Task to complete: Among the entries below, one stretch runs from the line that contains "Answer: 1791" through the line that contains "Answer: 951 - 195*I*sqrt(5)/7". Repeat that stretch exactly, ends included, and only that.

(Stored data)

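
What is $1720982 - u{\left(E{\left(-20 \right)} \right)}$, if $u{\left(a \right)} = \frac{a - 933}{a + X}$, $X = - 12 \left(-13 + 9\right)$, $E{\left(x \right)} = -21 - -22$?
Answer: $\frac{84329050}{49} \approx 1.721 \cdot 10^{6}$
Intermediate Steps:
$E{\left(x \right)} = 1$ ($E{\left(x \right)} = -21 + 22 = 1$)
$X = 48$ ($X = \left(-12\right) \left(-4\right) = 48$)
$u{\left(a \right)} = \frac{-933 + a}{48 + a}$ ($u{\left(a \right)} = \frac{a - 933}{a + 48} = \frac{-933 + a}{48 + a}$)
$1720982 - u{\left(E{\left(-20 \right)} \right)} = 1720982 - \frac{-933 + 1}{48 + 1} = 1720982 - \frac{1}{49} \left(-932\right) = 1720982 - - \frac{932}{49} = 1720982 + \frac{932}{49} = \frac{84329050}{49}$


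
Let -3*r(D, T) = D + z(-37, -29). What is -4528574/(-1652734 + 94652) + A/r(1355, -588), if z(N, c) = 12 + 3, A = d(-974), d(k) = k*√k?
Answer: 2264287/779041 + 1461*I*√974/685 ≈ 2.9065 + 66.564*I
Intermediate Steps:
d(k) = k^(3/2)
A = -974*I*√974 (A = (-974)^(3/2) = -974*I*√974 ≈ -30398.0*I)
z(N, c) = 15
r(D, T) = -5 - D/3 (r(D, T) = -(D + 15)/3 = -(15 + D)/3 = -5 - D/3)
-4528574/(-1652734 + 94652) + A/r(1355, -588) = -4528574/(-1652734 + 94652) + (-974*I*√974)/(-5 - ⅓*1355) = -4528574/(-1558082) + (-974*I*√974)/(-5 - 1355/3) = -4528574*(-1/1558082) + (-974*I*√974)/(-1370/3) = 2264287/779041 - 974*I*√974*(-3/1370) = 2264287/779041 + 1461*I*√974/685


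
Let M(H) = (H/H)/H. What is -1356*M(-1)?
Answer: 1356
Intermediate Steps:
M(H) = 1/H
-1356*M(-1) = -1356/(-1) = -1356*(-1) = 1356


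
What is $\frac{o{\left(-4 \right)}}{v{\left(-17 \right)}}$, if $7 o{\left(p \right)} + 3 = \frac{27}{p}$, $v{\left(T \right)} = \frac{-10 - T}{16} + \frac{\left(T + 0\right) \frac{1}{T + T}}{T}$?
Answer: $- \frac{884}{259} \approx -3.4131$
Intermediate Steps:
$v{\left(T \right)} = - \frac{5}{8} + \frac{1}{2 T} - \frac{T}{16}$ ($v{\left(T \right)} = \left(-10 - T\right) \frac{1}{16} + \frac{T \frac{1}{2 T}}{T} = \left(- \frac{5}{8} - \frac{T}{16}\right) + \frac{T \frac{1}{2 T}}{T} = \left(- \frac{5}{8} - \frac{T}{16}\right) + \frac{1}{2 T} = - \frac{5}{8} + \frac{1}{2 T} - \frac{T}{16}$)
$o{\left(p \right)} = - \frac{3}{7} + \frac{27}{7 p}$ ($o{\left(p \right)} = - \frac{3}{7} + \frac{27 \frac{1}{p}}{7} = - \frac{3}{7} + \frac{27}{7 p}$)
$\frac{o{\left(-4 \right)}}{v{\left(-17 \right)}} = \frac{\frac{3}{7} \frac{1}{-4} \left(9 - -4\right)}{\frac{1}{16} \frac{1}{-17} \left(8 - - 17 \left(10 - 17\right)\right)} = \frac{\frac{3}{7} \left(- \frac{1}{4}\right) \left(9 + 4\right)}{\frac{1}{16} \left(- \frac{1}{17}\right) \left(8 - \left(-17\right) \left(-7\right)\right)} = \frac{\frac{3}{7} \left(- \frac{1}{4}\right) 13}{\frac{1}{16} \left(- \frac{1}{17}\right) \left(8 - 119\right)} = - \frac{39}{28 \cdot \frac{1}{16} \left(- \frac{1}{17}\right) \left(-111\right)} = - \frac{39}{28 \cdot \frac{111}{272}} = \left(- \frac{39}{28}\right) \frac{272}{111} = - \frac{884}{259}$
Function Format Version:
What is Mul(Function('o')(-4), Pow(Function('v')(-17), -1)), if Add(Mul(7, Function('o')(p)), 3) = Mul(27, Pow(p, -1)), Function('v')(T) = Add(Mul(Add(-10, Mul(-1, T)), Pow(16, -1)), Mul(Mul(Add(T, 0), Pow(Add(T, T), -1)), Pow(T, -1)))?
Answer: Rational(-884, 259) ≈ -3.4131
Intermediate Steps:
Function('v')(T) = Add(Rational(-5, 8), Mul(Rational(1, 2), Pow(T, -1)), Mul(Rational(-1, 16), T)) (Function('v')(T) = Add(Mul(Add(-10, Mul(-1, T)), Rational(1, 16)), Mul(Mul(T, Pow(Mul(2, T), -1)), Pow(T, -1))) = Add(Add(Rational(-5, 8), Mul(Rational(-1, 16), T)), Mul(Mul(T, Mul(Rational(1, 2), Pow(T, -1))), Pow(T, -1))) = Add(Add(Rational(-5, 8), Mul(Rational(-1, 16), T)), Mul(Rational(1, 2), Pow(T, -1))) = Add(Rational(-5, 8), Mul(Rational(1, 2), Pow(T, -1)), Mul(Rational(-1, 16), T)))
Function('o')(p) = Add(Rational(-3, 7), Mul(Rational(27, 7), Pow(p, -1))) (Function('o')(p) = Add(Rational(-3, 7), Mul(Rational(1, 7), Mul(27, Pow(p, -1)))) = Add(Rational(-3, 7), Mul(Rational(27, 7), Pow(p, -1))))
Mul(Function('o')(-4), Pow(Function('v')(-17), -1)) = Mul(Mul(Rational(3, 7), Pow(-4, -1), Add(9, Mul(-1, -4))), Pow(Mul(Rational(1, 16), Pow(-17, -1), Add(8, Mul(-1, -17, Add(10, -17)))), -1)) = Mul(Mul(Rational(3, 7), Rational(-1, 4), Add(9, 4)), Pow(Mul(Rational(1, 16), Rational(-1, 17), Add(8, Mul(-1, -17, -7))), -1)) = Mul(Mul(Rational(3, 7), Rational(-1, 4), 13), Pow(Mul(Rational(1, 16), Rational(-1, 17), Add(8, -119)), -1)) = Mul(Rational(-39, 28), Pow(Mul(Rational(1, 16), Rational(-1, 17), -111), -1)) = Mul(Rational(-39, 28), Pow(Rational(111, 272), -1)) = Mul(Rational(-39, 28), Rational(272, 111)) = Rational(-884, 259)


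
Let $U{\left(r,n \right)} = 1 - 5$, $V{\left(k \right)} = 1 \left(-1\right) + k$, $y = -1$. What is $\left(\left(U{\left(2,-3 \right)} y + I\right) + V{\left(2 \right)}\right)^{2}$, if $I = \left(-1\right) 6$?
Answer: $1$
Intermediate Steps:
$V{\left(k \right)} = -1 + k$
$I = -6$
$U{\left(r,n \right)} = -4$ ($U{\left(r,n \right)} = 1 - 5 = -4$)
$\left(\left(U{\left(2,-3 \right)} y + I\right) + V{\left(2 \right)}\right)^{2} = \left(\left(\left(-4\right) \left(-1\right) - 6\right) + \left(-1 + 2\right)\right)^{2} = \left(\left(4 - 6\right) + 1\right)^{2} = \left(-2 + 1\right)^{2} = \left(-1\right)^{2} = 1$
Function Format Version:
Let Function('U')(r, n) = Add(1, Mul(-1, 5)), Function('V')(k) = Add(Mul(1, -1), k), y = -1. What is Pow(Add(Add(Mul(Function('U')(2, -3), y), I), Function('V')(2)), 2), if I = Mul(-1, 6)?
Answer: 1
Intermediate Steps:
Function('V')(k) = Add(-1, k)
I = -6
Function('U')(r, n) = -4 (Function('U')(r, n) = Add(1, -5) = -4)
Pow(Add(Add(Mul(Function('U')(2, -3), y), I), Function('V')(2)), 2) = Pow(Add(Add(Mul(-4, -1), -6), Add(-1, 2)), 2) = Pow(Add(Add(4, -6), 1), 2) = Pow(Add(-2, 1), 2) = Pow(-1, 2) = 1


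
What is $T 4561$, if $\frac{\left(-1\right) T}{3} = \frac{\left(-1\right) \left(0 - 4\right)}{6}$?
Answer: $-9122$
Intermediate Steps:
$T = -2$ ($T = - 3 \frac{\left(-1\right) \left(0 - 4\right)}{6} = - 3 \left(-1\right) \left(-4\right) \frac{1}{6} = - 3 \cdot 4 \cdot \frac{1}{6} = \left(-3\right) \frac{2}{3} = -2$)
$T 4561 = \left(-2\right) 4561 = -9122$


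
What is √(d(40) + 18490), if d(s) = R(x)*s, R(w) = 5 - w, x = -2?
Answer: √18770 ≈ 137.00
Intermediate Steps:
d(s) = 7*s (d(s) = (5 - 1*(-2))*s = (5 + 2)*s = 7*s)
√(d(40) + 18490) = √(7*40 + 18490) = √(280 + 18490) = √18770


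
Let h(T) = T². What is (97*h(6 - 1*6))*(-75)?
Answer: 0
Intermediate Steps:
(97*h(6 - 1*6))*(-75) = (97*(6 - 1*6)²)*(-75) = (97*(6 - 6)²)*(-75) = (97*0²)*(-75) = (97*0)*(-75) = 0*(-75) = 0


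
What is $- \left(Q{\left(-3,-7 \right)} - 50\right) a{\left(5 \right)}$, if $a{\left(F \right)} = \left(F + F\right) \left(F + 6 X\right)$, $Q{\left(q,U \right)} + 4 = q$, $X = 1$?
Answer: $6270$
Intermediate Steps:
$Q{\left(q,U \right)} = -4 + q$
$a{\left(F \right)} = 2 F \left(6 + F\right)$ ($a{\left(F \right)} = \left(F + F\right) \left(F + 6 \cdot 1\right) = 2 F \left(F + 6\right) = 2 F \left(6 + F\right)$)
$- \left(Q{\left(-3,-7 \right)} - 50\right) a{\left(5 \right)} = - \left(\left(-4 - 3\right) - 50\right) 2 \cdot 5 \left(6 + 5\right) = - \left(-7 - 50\right) 2 \cdot 5 \cdot 11 = - \left(-57\right) 110 = \left(-1\right) \left(-6270\right) = 6270$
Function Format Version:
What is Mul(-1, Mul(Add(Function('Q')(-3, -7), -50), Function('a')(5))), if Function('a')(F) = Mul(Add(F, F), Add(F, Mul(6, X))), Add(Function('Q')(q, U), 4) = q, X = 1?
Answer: 6270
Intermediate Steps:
Function('Q')(q, U) = Add(-4, q)
Function('a')(F) = Mul(2, F, Add(6, F)) (Function('a')(F) = Mul(Add(F, F), Add(F, Mul(6, 1))) = Mul(Mul(2, F), Add(F, 6)) = Mul(Mul(2, F), Add(6, F)) = Mul(2, F, Add(6, F)))
Mul(-1, Mul(Add(Function('Q')(-3, -7), -50), Function('a')(5))) = Mul(-1, Mul(Add(Add(-4, -3), -50), Mul(2, 5, Add(6, 5)))) = Mul(-1, Mul(Add(-7, -50), Mul(2, 5, 11))) = Mul(-1, Mul(-57, 110)) = Mul(-1, -6270) = 6270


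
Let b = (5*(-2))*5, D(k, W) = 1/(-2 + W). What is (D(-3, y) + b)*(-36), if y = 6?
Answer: 1791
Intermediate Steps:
b = -50 (b = -10*5 = -50)
(D(-3, y) + b)*(-36) = (1/(-2 + 6) - 50)*(-36) = (1/4 - 50)*(-36) = (¼ - 50)*(-36) = -199/4*(-36) = 1791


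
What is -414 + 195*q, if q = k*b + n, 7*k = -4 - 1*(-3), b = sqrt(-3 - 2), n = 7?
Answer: 951 - 195*I*sqrt(5)/7 ≈ 951.0 - 62.29*I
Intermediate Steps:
b = I*sqrt(5) (b = sqrt(-5) = I*sqrt(5) ≈ 2.2361*I)
k = -1/7 (k = (-4 - 1*(-3))/7 = (-4 + 3)/7 = (1/7)*(-1) = -1/7 ≈ -0.14286)
q = 7 - I*sqrt(5)/7 (q = -I*sqrt(5)/7 + 7 = 7 - I*sqrt(5)/7 ≈ 7.0 - 0.31944*I)
-414 + 195*q = -414 + 195*(7 - I*sqrt(5)/7) = -414 + (1365 - 195*I*sqrt(5)/7) = 951 - 195*I*sqrt(5)/7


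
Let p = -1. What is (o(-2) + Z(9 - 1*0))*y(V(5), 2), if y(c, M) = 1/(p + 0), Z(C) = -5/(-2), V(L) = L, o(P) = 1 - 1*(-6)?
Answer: -19/2 ≈ -9.5000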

Written solution:
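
Answer: 1791
Intermediate Steps:
b = -50 (b = -10*5 = -50)
(D(-3, y) + b)*(-36) = (1/(-2 + 6) - 50)*(-36) = (1/4 - 50)*(-36) = (¼ - 50)*(-36) = -199/4*(-36) = 1791


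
What is -414 + 195*q, if q = k*b + n, 7*k = -4 - 1*(-3), b = sqrt(-3 - 2), n = 7?
Answer: 951 - 195*I*sqrt(5)/7 ≈ 951.0 - 62.29*I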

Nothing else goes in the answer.